[How to complete this task]: From the first line through the one containing "Closed set: (0,0), (0,1)", restate the listing word for word, and give no other lines.

[Recorded information]:
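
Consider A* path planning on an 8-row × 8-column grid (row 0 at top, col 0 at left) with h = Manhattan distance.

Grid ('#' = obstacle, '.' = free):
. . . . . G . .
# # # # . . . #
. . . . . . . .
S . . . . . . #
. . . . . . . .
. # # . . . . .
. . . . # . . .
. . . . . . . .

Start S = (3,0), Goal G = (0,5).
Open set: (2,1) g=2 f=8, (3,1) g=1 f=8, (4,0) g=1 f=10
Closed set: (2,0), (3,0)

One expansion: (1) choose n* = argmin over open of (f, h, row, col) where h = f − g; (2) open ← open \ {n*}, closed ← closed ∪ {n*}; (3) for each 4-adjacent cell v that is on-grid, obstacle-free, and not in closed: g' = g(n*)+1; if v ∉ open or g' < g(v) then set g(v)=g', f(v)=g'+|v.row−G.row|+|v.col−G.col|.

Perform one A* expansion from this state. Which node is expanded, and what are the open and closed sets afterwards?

step 1: expand (2,1) (f=8, h=6) → closed; open now [(2,2) g=3 f=8, (3,1) g=1 f=8, (4,0) g=1 f=10]

expanded=(2,1); open=[(2,2) g=3 f=8, (3,1) g=1 f=8, (4,0) g=1 f=10]; closed=[(2,0), (2,1), (3,0)]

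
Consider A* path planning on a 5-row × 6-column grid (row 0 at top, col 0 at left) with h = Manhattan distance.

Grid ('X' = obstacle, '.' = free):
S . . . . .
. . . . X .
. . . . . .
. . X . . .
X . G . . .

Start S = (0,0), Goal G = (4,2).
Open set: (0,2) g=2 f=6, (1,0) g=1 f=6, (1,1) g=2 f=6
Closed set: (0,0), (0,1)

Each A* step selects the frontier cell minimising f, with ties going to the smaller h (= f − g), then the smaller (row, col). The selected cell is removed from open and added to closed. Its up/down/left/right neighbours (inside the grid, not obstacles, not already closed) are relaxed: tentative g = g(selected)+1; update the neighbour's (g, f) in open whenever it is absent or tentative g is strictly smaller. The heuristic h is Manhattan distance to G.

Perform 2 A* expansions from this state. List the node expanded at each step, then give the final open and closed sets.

order=[(0,2) → (1,2)]; open=[(0,3) g=3 f=8, (1,0) g=1 f=6, (1,1) g=2 f=6, (1,3) g=4 f=8, (2,2) g=4 f=6]; closed=[(0,0), (0,1), (0,2), (1,2)]

step 1: expand (0,2) (f=6, h=4) → closed; open now [(0,3) g=3 f=8, (1,0) g=1 f=6, (1,1) g=2 f=6, (1,2) g=3 f=6]
step 2: expand (1,2) (f=6, h=3) → closed; open now [(0,3) g=3 f=8, (1,0) g=1 f=6, (1,1) g=2 f=6, (1,3) g=4 f=8, (2,2) g=4 f=6]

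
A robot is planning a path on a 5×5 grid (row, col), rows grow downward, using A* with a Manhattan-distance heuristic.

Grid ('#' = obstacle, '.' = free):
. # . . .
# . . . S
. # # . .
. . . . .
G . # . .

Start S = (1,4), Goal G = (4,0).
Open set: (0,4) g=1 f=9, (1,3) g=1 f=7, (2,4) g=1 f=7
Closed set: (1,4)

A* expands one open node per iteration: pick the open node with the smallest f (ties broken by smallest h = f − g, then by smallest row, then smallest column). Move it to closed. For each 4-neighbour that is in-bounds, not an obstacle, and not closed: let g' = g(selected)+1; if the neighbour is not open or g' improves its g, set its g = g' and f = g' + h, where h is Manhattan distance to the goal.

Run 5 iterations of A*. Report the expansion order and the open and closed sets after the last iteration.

step 1: expand (1,3) (f=7, h=6) → closed; open now [(0,3) g=2 f=9, (0,4) g=1 f=9, (1,2) g=2 f=7, (2,3) g=2 f=7, (2,4) g=1 f=7]
step 2: expand (1,2) (f=7, h=5) → closed; open now [(0,2) g=3 f=9, (0,3) g=2 f=9, (0,4) g=1 f=9, (1,1) g=3 f=7, (2,3) g=2 f=7, (2,4) g=1 f=7]
step 3: expand (1,1) (f=7, h=4) → closed; open now [(0,2) g=3 f=9, (0,3) g=2 f=9, (0,4) g=1 f=9, (2,3) g=2 f=7, (2,4) g=1 f=7]
step 4: expand (2,3) (f=7, h=5) → closed; open now [(0,2) g=3 f=9, (0,3) g=2 f=9, (0,4) g=1 f=9, (2,4) g=1 f=7, (3,3) g=3 f=7]
step 5: expand (3,3) (f=7, h=4) → closed; open now [(0,2) g=3 f=9, (0,3) g=2 f=9, (0,4) g=1 f=9, (2,4) g=1 f=7, (3,2) g=4 f=7, (3,4) g=4 f=9, (4,3) g=4 f=7]

order=[(1,3) → (1,2) → (1,1) → (2,3) → (3,3)]; open=[(0,2) g=3 f=9, (0,3) g=2 f=9, (0,4) g=1 f=9, (2,4) g=1 f=7, (3,2) g=4 f=7, (3,4) g=4 f=9, (4,3) g=4 f=7]; closed=[(1,1), (1,2), (1,3), (1,4), (2,3), (3,3)]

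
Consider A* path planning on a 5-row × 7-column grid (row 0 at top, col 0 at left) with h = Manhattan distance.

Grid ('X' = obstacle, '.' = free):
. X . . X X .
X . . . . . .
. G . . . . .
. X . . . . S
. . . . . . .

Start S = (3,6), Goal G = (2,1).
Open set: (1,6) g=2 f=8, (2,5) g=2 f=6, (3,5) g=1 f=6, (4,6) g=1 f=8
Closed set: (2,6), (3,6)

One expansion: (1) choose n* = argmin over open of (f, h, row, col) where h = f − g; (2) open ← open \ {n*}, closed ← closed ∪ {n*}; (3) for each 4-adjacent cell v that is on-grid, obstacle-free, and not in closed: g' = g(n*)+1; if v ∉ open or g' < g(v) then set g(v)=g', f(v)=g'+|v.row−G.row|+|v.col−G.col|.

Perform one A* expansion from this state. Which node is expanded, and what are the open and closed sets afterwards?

step 1: expand (2,5) (f=6, h=4) → closed; open now [(1,5) g=3 f=8, (1,6) g=2 f=8, (2,4) g=3 f=6, (3,5) g=1 f=6, (4,6) g=1 f=8]

expanded=(2,5); open=[(1,5) g=3 f=8, (1,6) g=2 f=8, (2,4) g=3 f=6, (3,5) g=1 f=6, (4,6) g=1 f=8]; closed=[(2,5), (2,6), (3,6)]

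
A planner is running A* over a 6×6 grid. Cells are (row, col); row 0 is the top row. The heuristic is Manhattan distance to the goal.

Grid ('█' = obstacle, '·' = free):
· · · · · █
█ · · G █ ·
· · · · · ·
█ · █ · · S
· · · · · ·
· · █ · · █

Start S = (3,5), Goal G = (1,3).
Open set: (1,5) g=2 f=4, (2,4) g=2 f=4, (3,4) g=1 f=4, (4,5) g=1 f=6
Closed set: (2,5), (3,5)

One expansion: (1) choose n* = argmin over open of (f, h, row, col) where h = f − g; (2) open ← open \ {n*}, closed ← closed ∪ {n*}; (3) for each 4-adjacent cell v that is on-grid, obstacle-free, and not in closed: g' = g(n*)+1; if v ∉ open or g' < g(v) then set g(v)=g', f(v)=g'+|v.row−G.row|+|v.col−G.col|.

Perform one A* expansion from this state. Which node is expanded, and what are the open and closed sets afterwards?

expanded=(1,5); open=[(2,4) g=2 f=4, (3,4) g=1 f=4, (4,5) g=1 f=6]; closed=[(1,5), (2,5), (3,5)]

step 1: expand (1,5) (f=4, h=2) → closed; open now [(2,4) g=2 f=4, (3,4) g=1 f=4, (4,5) g=1 f=6]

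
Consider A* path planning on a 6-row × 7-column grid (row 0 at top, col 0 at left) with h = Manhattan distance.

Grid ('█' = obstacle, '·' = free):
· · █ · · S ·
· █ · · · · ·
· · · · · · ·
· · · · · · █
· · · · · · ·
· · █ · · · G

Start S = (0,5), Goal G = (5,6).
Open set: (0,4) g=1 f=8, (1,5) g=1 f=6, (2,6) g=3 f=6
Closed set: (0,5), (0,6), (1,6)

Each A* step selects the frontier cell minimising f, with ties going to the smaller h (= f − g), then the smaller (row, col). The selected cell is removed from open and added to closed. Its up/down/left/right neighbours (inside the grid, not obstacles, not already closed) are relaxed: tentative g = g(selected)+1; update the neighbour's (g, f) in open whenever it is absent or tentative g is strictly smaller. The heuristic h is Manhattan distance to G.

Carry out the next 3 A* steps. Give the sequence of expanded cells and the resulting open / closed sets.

order=[(2,6) → (1,5) → (2,5)]; open=[(0,4) g=1 f=8, (1,4) g=2 f=8, (2,4) g=3 f=8, (3,5) g=3 f=6]; closed=[(0,5), (0,6), (1,5), (1,6), (2,5), (2,6)]

step 1: expand (2,6) (f=6, h=3) → closed; open now [(0,4) g=1 f=8, (1,5) g=1 f=6, (2,5) g=4 f=8]
step 2: expand (1,5) (f=6, h=5) → closed; open now [(0,4) g=1 f=8, (1,4) g=2 f=8, (2,5) g=2 f=6]
step 3: expand (2,5) (f=6, h=4) → closed; open now [(0,4) g=1 f=8, (1,4) g=2 f=8, (2,4) g=3 f=8, (3,5) g=3 f=6]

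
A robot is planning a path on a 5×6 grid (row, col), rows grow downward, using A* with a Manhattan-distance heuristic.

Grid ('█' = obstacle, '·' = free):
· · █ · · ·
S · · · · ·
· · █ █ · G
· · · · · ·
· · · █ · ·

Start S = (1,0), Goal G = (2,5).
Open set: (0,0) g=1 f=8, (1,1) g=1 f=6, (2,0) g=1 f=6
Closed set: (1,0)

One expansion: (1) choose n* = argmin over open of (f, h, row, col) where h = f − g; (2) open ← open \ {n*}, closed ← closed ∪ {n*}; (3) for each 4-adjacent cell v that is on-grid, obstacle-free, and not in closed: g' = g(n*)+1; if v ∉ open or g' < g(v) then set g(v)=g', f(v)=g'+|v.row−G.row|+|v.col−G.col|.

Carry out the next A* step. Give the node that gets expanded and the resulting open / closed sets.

step 1: expand (1,1) (f=6, h=5) → closed; open now [(0,0) g=1 f=8, (0,1) g=2 f=8, (1,2) g=2 f=6, (2,0) g=1 f=6, (2,1) g=2 f=6]

expanded=(1,1); open=[(0,0) g=1 f=8, (0,1) g=2 f=8, (1,2) g=2 f=6, (2,0) g=1 f=6, (2,1) g=2 f=6]; closed=[(1,0), (1,1)]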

[Response to this task]:
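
Consider A* path planning on an 8-row × 8-column grid (row 0 at top, col 0 at left) with h = Manhattan distance.

Grid ('#' = obstacle, '.' = free):
. . . . . G . .
# # # # . . . #
. . . . . . . .
S . . . . . . #
. . . . . . . .
. # # . . . . .
. . . . # . . .
. . . . . . . .

Start S = (3,0), Goal G = (0,5).
Open set: (2,1) g=2 f=8, (3,1) g=1 f=8, (4,0) g=1 f=10
Closed set: (2,0), (3,0)

One expansion: (1) choose n* = argmin over open of (f, h, row, col) where h = f − g; (2) open ← open \ {n*}, closed ← closed ∪ {n*}; (3) for each 4-adjacent cell v that is on-grid, obstacle-free, and not in closed: g' = g(n*)+1; if v ∉ open or g' < g(v) then set g(v)=g', f(v)=g'+|v.row−G.row|+|v.col−G.col|.

Perform one A* expansion from this state. Which node is expanded, and what are the open and closed sets afterwards?

step 1: expand (2,1) (f=8, h=6) → closed; open now [(2,2) g=3 f=8, (3,1) g=1 f=8, (4,0) g=1 f=10]

expanded=(2,1); open=[(2,2) g=3 f=8, (3,1) g=1 f=8, (4,0) g=1 f=10]; closed=[(2,0), (2,1), (3,0)]

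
Consider A* path planning on a 5-row × 6-column grid (row 0 at top, col 0 at left) with h = Manhattan distance.

Grid ('X' = obstacle, '.' = free):
S . . . . .
. . . . X .
. . . . . .
. . X . . .
X . G . . .

Start S = (0,0), Goal G = (4,2).
Open set: (0,2) g=2 f=6, (1,0) g=1 f=6, (1,1) g=2 f=6
Closed set: (0,0), (0,1)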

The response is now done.